▶ [Your task]:
The entries below are to be returned exactly. Include all of them.

_ _ _

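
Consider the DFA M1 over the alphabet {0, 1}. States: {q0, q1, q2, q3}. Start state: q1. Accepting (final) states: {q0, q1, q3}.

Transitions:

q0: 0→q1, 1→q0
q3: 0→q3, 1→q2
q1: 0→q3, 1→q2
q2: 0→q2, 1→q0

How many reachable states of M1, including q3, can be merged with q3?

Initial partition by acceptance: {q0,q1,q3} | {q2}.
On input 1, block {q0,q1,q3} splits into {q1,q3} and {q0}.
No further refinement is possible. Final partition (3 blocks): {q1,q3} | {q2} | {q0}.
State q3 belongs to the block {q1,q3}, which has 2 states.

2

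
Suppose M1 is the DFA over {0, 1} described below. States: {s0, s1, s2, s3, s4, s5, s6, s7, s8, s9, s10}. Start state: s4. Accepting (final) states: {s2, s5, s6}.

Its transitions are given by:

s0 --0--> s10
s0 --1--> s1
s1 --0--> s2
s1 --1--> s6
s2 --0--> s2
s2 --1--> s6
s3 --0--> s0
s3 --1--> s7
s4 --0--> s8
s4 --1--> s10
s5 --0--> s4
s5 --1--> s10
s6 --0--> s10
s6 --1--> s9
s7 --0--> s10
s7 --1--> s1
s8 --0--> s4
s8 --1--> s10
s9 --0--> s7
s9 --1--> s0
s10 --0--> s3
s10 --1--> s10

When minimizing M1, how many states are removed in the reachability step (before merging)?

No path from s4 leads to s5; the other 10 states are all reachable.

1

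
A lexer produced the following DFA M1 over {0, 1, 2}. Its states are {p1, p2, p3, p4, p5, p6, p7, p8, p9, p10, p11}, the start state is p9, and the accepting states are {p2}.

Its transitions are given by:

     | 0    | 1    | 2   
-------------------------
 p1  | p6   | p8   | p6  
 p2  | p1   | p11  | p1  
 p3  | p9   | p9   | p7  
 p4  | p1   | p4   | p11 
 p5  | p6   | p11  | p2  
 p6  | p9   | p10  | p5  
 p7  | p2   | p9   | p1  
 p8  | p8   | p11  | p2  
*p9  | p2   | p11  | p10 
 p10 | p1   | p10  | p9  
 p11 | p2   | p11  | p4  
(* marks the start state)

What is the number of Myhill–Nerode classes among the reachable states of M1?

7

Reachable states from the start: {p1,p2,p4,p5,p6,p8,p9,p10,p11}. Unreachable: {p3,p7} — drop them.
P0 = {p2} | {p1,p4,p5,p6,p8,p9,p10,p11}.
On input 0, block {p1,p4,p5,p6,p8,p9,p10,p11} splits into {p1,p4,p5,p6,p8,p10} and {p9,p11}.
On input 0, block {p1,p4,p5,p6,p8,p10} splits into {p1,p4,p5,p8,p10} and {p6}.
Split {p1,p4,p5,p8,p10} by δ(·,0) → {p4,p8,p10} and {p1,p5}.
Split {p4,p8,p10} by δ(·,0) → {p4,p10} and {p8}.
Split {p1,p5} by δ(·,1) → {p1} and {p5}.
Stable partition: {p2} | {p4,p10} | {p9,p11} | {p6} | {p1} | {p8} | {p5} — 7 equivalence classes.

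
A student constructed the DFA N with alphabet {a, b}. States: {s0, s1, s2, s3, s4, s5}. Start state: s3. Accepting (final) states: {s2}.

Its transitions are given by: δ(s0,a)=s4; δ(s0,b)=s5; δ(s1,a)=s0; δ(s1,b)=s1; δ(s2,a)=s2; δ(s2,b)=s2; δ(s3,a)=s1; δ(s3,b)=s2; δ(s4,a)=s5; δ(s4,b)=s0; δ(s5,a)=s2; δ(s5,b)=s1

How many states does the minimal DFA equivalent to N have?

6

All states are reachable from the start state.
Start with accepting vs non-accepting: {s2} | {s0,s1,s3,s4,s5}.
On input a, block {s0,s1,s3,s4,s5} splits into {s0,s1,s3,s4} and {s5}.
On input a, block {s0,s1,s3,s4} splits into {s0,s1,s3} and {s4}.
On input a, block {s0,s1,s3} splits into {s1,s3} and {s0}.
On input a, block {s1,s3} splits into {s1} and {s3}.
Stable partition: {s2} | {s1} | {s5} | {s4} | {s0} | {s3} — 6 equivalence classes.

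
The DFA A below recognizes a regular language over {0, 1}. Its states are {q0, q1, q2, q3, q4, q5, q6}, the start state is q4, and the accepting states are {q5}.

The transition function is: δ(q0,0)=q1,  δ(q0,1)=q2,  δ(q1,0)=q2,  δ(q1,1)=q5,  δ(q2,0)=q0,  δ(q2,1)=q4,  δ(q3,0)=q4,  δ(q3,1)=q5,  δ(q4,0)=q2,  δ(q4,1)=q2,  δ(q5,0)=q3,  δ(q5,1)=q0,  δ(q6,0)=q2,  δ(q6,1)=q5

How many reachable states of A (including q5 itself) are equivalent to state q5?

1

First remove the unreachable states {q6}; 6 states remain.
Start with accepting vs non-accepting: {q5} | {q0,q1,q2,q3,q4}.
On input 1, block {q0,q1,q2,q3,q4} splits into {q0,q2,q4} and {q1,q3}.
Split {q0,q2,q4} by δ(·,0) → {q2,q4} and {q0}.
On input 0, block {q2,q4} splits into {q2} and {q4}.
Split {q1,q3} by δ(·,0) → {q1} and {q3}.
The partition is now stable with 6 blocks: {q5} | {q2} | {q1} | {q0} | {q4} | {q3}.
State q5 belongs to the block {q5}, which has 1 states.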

_ _ _

▶ [Task output]:
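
Consider the DFA M1 over the alphabet {0, 1}. States: {q0, q1, q2, q3}. Start state: q1. Accepting (final) states: {q0, q1, q3}.

Transitions:

q0: 0→q1, 1→q0
q3: 0→q3, 1→q2
q1: 0→q3, 1→q2
q2: 0→q2, 1→q0

How many reachable states of M1, including q3, can be merged with q3?

Initial partition by acceptance: {q0,q1,q3} | {q2}.
On input 1, block {q0,q1,q3} splits into {q1,q3} and {q0}.
No further refinement is possible. Final partition (3 blocks): {q1,q3} | {q2} | {q0}.
State q3 belongs to the block {q1,q3}, which has 2 states.

2

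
Suppose M1 is the DFA over {0, 1} described below. States: {s0, s1, s2, s3, s4, s5, s6, s7, s8, s9, s10}. Start state: s4. Accepting (final) states: {s2, s5, s6}.

Its transitions are given by:

s0 --0--> s10
s0 --1--> s1
s1 --0--> s2
s1 --1--> s6
s2 --0--> s2
s2 --1--> s6
s3 --0--> s0
s3 --1--> s7
s4 --0--> s8
s4 --1--> s10
s5 --0--> s4
s5 --1--> s10
s6 --0--> s10
s6 --1--> s9
s7 --0--> s10
s7 --1--> s1
s8 --0--> s4
s8 --1--> s10
s9 --0--> s7
s9 --1--> s0
s10 --0--> s3
s10 --1--> s10

When minimizing M1, how many states are removed in the reachability step (before merging)?

No path from s4 leads to s5; the other 10 states are all reachable.

1

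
A lexer produced the following DFA M1 over {0, 1, 2}. Its states are {p1, p2, p3, p4, p5, p6, p7, p8, p9, p10, p11}, the start state is p9, and the accepting states are {p2}.

Its transitions are given by:

     | 0    | 1    | 2   
-------------------------
 p1  | p6   | p8   | p6  
 p2  | p1   | p11  | p1  
 p3  | p9   | p9   | p7  
 p4  | p1   | p4   | p11 
 p5  | p6   | p11  | p2  
 p6  | p9   | p10  | p5  
 p7  | p2   | p9   | p1  
 p8  | p8   | p11  | p2  
*p9  | p2   | p11  | p10 
 p10 | p1   | p10  | p9  
 p11 | p2   | p11  | p4  
(* marks the start state)

What is the number of Myhill–Nerode classes among the reachable states of M1?

7

Reachable states from the start: {p1,p2,p4,p5,p6,p8,p9,p10,p11}. Unreachable: {p3,p7} — drop them.
P0 = {p2} | {p1,p4,p5,p6,p8,p9,p10,p11}.
On input 0, block {p1,p4,p5,p6,p8,p9,p10,p11} splits into {p1,p4,p5,p6,p8,p10} and {p9,p11}.
On input 0, block {p1,p4,p5,p6,p8,p10} splits into {p1,p4,p5,p8,p10} and {p6}.
Split {p1,p4,p5,p8,p10} by δ(·,0) → {p4,p8,p10} and {p1,p5}.
Split {p4,p8,p10} by δ(·,0) → {p4,p10} and {p8}.
Split {p1,p5} by δ(·,1) → {p1} and {p5}.
Stable partition: {p2} | {p4,p10} | {p9,p11} | {p6} | {p1} | {p8} | {p5} — 7 equivalence classes.

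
A student constructed the DFA N with alphabet {a, b}. States: {s0, s1, s2, s3, s4, s5}. Start state: s3. Accepting (final) states: {s2}.

Its transitions are given by: δ(s0,a)=s4; δ(s0,b)=s5; δ(s1,a)=s0; δ(s1,b)=s1; δ(s2,a)=s2; δ(s2,b)=s2; δ(s3,a)=s1; δ(s3,b)=s2; δ(s4,a)=s5; δ(s4,b)=s0; δ(s5,a)=s2; δ(s5,b)=s1

How many states does the minimal DFA equivalent to N have?

6

All states are reachable from the start state.
Start with accepting vs non-accepting: {s2} | {s0,s1,s3,s4,s5}.
On input a, block {s0,s1,s3,s4,s5} splits into {s0,s1,s3,s4} and {s5}.
On input a, block {s0,s1,s3,s4} splits into {s0,s1,s3} and {s4}.
On input a, block {s0,s1,s3} splits into {s1,s3} and {s0}.
On input a, block {s1,s3} splits into {s1} and {s3}.
Stable partition: {s2} | {s1} | {s5} | {s4} | {s0} | {s3} — 6 equivalence classes.

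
The DFA A below recognizes a regular language over {0, 1}. Its states are {q0, q1, q2, q3, q4, q5, q6}, the start state is q4, and the accepting states are {q5}.

The transition function is: δ(q0,0)=q1,  δ(q0,1)=q2,  δ(q1,0)=q2,  δ(q1,1)=q5,  δ(q2,0)=q0,  δ(q2,1)=q4,  δ(q3,0)=q4,  δ(q3,1)=q5,  δ(q4,0)=q2,  δ(q4,1)=q2,  δ(q5,0)=q3,  δ(q5,1)=q0,  δ(q6,0)=q2,  δ(q6,1)=q5

How many reachable states of A (including q5 itself) are equivalent to state q5?

1

First remove the unreachable states {q6}; 6 states remain.
Start with accepting vs non-accepting: {q5} | {q0,q1,q2,q3,q4}.
On input 1, block {q0,q1,q2,q3,q4} splits into {q0,q2,q4} and {q1,q3}.
Split {q0,q2,q4} by δ(·,0) → {q2,q4} and {q0}.
On input 0, block {q2,q4} splits into {q2} and {q4}.
Split {q1,q3} by δ(·,0) → {q1} and {q3}.
The partition is now stable with 6 blocks: {q5} | {q2} | {q1} | {q0} | {q4} | {q3}.
State q5 belongs to the block {q5}, which has 1 states.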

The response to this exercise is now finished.